Find the line containing "7. None of p4, p5 are true." in the records below. Copy exactly that line and each one after it, ending at the line containing "Over variables P, S, C, A, B, Q, find", and nothing more.

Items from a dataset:
----------------------------------------
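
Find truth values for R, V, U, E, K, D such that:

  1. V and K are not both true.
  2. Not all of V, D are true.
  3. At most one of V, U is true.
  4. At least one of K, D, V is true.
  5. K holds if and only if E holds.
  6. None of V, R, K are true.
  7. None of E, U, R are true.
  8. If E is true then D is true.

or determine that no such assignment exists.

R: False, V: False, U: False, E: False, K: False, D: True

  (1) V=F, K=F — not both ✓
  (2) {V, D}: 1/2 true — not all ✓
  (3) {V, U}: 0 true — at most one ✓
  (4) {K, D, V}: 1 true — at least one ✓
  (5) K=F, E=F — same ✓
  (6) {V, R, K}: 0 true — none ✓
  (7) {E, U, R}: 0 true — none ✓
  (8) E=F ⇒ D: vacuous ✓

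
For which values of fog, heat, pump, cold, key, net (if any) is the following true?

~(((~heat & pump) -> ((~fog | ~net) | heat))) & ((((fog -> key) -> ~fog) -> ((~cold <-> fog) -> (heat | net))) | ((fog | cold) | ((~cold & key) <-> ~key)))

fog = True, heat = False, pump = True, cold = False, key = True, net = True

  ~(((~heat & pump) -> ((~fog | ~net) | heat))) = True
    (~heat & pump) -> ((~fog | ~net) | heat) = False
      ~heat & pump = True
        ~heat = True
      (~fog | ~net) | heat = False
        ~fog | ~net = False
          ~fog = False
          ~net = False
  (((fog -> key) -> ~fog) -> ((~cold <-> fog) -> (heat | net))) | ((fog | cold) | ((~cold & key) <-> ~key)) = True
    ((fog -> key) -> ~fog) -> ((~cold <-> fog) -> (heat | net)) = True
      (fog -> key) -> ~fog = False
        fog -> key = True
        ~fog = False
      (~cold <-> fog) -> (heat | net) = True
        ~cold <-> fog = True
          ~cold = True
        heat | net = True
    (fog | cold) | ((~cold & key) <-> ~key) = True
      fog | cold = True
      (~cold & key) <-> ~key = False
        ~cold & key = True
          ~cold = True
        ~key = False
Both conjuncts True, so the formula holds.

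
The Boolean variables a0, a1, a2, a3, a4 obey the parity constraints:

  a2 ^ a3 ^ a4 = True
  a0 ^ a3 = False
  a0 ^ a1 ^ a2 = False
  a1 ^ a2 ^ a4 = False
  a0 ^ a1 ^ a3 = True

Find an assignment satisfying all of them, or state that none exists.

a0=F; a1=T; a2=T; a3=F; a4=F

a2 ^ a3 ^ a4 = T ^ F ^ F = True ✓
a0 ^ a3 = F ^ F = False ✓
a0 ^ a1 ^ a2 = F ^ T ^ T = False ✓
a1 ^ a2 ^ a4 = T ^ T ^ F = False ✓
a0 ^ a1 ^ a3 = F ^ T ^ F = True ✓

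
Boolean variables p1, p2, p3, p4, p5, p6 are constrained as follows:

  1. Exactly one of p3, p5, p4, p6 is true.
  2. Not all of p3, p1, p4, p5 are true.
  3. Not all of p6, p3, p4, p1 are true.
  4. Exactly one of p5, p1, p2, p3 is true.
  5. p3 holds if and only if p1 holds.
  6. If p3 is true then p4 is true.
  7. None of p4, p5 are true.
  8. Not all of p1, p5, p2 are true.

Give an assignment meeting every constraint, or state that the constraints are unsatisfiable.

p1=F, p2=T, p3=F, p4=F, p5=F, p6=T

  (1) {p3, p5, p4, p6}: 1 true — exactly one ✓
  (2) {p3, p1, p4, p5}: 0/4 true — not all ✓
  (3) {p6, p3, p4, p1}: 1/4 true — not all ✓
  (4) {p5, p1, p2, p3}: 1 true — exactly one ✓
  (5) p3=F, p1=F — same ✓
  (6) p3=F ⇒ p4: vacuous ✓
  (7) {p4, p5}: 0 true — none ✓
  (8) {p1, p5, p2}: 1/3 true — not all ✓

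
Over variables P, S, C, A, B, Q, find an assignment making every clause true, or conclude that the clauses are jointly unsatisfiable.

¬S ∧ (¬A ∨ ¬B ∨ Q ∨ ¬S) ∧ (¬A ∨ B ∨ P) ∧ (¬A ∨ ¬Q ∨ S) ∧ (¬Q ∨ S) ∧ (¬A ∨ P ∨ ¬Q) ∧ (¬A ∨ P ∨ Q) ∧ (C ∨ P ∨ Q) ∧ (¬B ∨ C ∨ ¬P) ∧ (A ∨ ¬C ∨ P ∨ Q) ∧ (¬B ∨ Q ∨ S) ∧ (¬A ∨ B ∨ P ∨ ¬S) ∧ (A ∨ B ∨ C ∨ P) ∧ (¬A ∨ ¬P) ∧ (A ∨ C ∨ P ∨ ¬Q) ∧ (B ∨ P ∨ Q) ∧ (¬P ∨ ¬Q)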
----------------------------------------
EXERCISE OUTPUT:
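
  7. None of p4, p5 are true.
  8. Not all of p1, p5, p2 are true.

Give an assignment meeting every constraint, or state that the constraints are unsatisfiable.

p1=F, p2=T, p3=F, p4=F, p5=F, p6=T

  (1) {p3, p5, p4, p6}: 1 true — exactly one ✓
  (2) {p3, p1, p4, p5}: 0/4 true — not all ✓
  (3) {p6, p3, p4, p1}: 1/4 true — not all ✓
  (4) {p5, p1, p2, p3}: 1 true — exactly one ✓
  (5) p3=F, p1=F — same ✓
  (6) p3=F ⇒ p4: vacuous ✓
  (7) {p4, p5}: 0 true — none ✓
  (8) {p1, p5, p2}: 1/3 true — not all ✓

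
Over variables P, S, C, A, B, Q, find an assignment making every clause true, or conclude that the clauses are jointly unsatisfiable.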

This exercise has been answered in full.